== Instructions for the task ==
From the line that includes "A:3 L:6 G:8" to the closing line of the data, please transcribe every line exactly and add nothing.
- - - -
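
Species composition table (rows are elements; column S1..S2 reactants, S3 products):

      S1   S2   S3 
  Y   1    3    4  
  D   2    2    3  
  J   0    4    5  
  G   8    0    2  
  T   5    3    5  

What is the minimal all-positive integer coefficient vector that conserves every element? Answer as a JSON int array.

Y: 1·1+5·3 = 16 | 4·4 = 16
D: 1·2+5·2 = 12 | 4·3 = 12
J: 1·0+5·4 = 20 | 4·5 = 20
G: 1·8+5·0 = 8 | 4·2 = 8
T: 1·5+5·3 = 20 | 4·5 = 20
gcd(1,5,4) = 1

Coefficients: [1, 5, 4]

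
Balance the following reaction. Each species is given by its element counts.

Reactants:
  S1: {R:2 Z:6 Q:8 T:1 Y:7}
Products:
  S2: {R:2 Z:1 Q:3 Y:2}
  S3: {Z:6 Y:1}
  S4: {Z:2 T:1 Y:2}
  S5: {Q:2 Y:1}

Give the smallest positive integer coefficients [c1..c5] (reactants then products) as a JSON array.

R: 2·2 = 4 | 2·2+1·0+2·0+5·0 = 4
Z: 2·6 = 12 | 2·1+1·6+2·2+5·0 = 12
Q: 2·8 = 16 | 2·3+1·0+2·0+5·2 = 16
T: 2·1 = 2 | 2·0+1·0+2·1+5·0 = 2
Y: 2·7 = 14 | 2·2+1·1+2·2+5·1 = 14
gcd(2,2,1,2,5) = 1

Coefficients: [2, 2, 1, 2, 5]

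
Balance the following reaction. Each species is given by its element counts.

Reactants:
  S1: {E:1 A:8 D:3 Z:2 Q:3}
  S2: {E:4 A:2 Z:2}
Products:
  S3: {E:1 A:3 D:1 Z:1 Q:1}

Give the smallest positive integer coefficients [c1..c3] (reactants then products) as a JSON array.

E: 2·1+1·4 = 6 | 6·1 = 6
A: 2·8+1·2 = 18 | 6·3 = 18
D: 2·3+1·0 = 6 | 6·1 = 6
Z: 2·2+1·2 = 6 | 6·1 = 6
Q: 2·3+1·0 = 6 | 6·1 = 6
gcd(2,1,6) = 1

Coefficients: [2, 1, 6]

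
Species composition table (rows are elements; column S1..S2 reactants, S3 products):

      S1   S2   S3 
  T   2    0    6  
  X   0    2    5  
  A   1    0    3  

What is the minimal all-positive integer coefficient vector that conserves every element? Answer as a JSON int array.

T: 6·2+5·0 = 12 | 2·6 = 12
X: 6·0+5·2 = 10 | 2·5 = 10
A: 6·1+5·0 = 6 | 2·3 = 6
gcd(6,5,2) = 1

Coefficients: [6, 5, 2]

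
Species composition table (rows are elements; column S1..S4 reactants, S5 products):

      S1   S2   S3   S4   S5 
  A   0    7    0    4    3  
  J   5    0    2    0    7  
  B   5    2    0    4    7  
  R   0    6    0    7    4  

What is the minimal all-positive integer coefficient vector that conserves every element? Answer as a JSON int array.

Coefficients: [5, 1, 5, 2, 5]

A: 5·0+1·7+5·0+2·4 = 15 | 5·3 = 15
J: 5·5+1·0+5·2+2·0 = 35 | 5·7 = 35
B: 5·5+1·2+5·0+2·4 = 35 | 5·7 = 35
R: 5·0+1·6+5·0+2·7 = 20 | 5·4 = 20
gcd(5,1,5,2,5) = 1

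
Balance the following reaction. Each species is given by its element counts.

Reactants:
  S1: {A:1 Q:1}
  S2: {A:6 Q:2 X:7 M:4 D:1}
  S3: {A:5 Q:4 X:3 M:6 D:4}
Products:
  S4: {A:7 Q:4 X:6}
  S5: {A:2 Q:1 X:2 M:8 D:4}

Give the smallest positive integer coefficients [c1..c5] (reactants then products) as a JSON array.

A: 1·1+4·6+4·5 = 45 | 5·7+5·2 = 45
Q: 1·1+4·2+4·4 = 25 | 5·4+5·1 = 25
X: 1·0+4·7+4·3 = 40 | 5·6+5·2 = 40
M: 1·0+4·4+4·6 = 40 | 5·0+5·8 = 40
D: 1·0+4·1+4·4 = 20 | 5·0+5·4 = 20
gcd(1,4,4,5,5) = 1

Coefficients: [1, 4, 4, 5, 5]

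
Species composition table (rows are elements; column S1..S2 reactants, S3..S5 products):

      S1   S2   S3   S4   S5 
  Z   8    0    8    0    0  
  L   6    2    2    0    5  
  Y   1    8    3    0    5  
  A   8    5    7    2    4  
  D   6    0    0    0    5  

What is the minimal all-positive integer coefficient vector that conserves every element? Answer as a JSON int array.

Coefficients: [5, 5, 5, 3, 6]

Z: 5·8+5·0 = 40 | 5·8+3·0+6·0 = 40
L: 5·6+5·2 = 40 | 5·2+3·0+6·5 = 40
Y: 5·1+5·8 = 45 | 5·3+3·0+6·5 = 45
A: 5·8+5·5 = 65 | 5·7+3·2+6·4 = 65
D: 5·6+5·0 = 30 | 5·0+3·0+6·5 = 30
gcd(5,5,5,3,6) = 1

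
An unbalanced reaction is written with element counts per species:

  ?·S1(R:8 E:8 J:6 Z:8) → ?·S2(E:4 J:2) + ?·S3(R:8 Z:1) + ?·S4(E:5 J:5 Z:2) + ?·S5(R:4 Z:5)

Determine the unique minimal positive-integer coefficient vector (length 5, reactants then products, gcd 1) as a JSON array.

R: 5·8 = 40 | 5·0+2·8+4·0+6·4 = 40
E: 5·8 = 40 | 5·4+2·0+4·5+6·0 = 40
J: 5·6 = 30 | 5·2+2·0+4·5+6·0 = 30
Z: 5·8 = 40 | 5·0+2·1+4·2+6·5 = 40
gcd(5,5,2,4,6) = 1

Coefficients: [5, 5, 2, 4, 6]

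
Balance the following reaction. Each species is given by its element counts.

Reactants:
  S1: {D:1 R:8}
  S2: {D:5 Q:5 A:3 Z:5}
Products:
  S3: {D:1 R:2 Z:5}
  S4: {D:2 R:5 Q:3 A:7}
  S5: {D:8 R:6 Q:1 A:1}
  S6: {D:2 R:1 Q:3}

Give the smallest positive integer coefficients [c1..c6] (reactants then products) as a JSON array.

D: 4·1+5·5 = 29 | 5·1+2·2+1·8+6·2 = 29
R: 4·8+5·0 = 32 | 5·2+2·5+1·6+6·1 = 32
Q: 4·0+5·5 = 25 | 5·0+2·3+1·1+6·3 = 25
A: 4·0+5·3 = 15 | 5·0+2·7+1·1+6·0 = 15
Z: 4·0+5·5 = 25 | 5·5+2·0+1·0+6·0 = 25
gcd(4,5,5,2,1,6) = 1

Coefficients: [4, 5, 5, 2, 1, 6]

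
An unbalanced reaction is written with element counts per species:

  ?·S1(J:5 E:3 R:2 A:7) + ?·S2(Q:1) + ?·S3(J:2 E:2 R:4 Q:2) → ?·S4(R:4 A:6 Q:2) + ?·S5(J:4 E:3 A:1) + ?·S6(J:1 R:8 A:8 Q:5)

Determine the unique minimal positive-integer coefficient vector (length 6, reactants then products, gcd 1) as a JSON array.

J: 4·5+6·0+3·2 = 26 | 1·0+6·4+2·1 = 26
E: 4·3+6·0+3·2 = 18 | 1·0+6·3+2·0 = 18
R: 4·2+6·0+3·4 = 20 | 1·4+6·0+2·8 = 20
A: 4·7+6·0+3·0 = 28 | 1·6+6·1+2·8 = 28
Q: 4·0+6·1+3·2 = 12 | 1·2+6·0+2·5 = 12
gcd(4,6,3,1,6,2) = 1

Coefficients: [4, 6, 3, 1, 6, 2]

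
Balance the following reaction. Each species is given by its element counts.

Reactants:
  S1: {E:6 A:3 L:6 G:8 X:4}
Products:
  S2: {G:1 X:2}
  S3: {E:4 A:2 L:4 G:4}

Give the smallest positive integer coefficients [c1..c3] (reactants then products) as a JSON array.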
- - - -
== Expected answer ==
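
  S1: {E:6 A:3 L:6 G:8 X:4}
Products:
  S2: {G:1 X:2}
  S3: {E:4 A:2 L:4 G:4}

Give the smallest positive integer coefficients [c1..c3] (reactants then products) as a JSON array.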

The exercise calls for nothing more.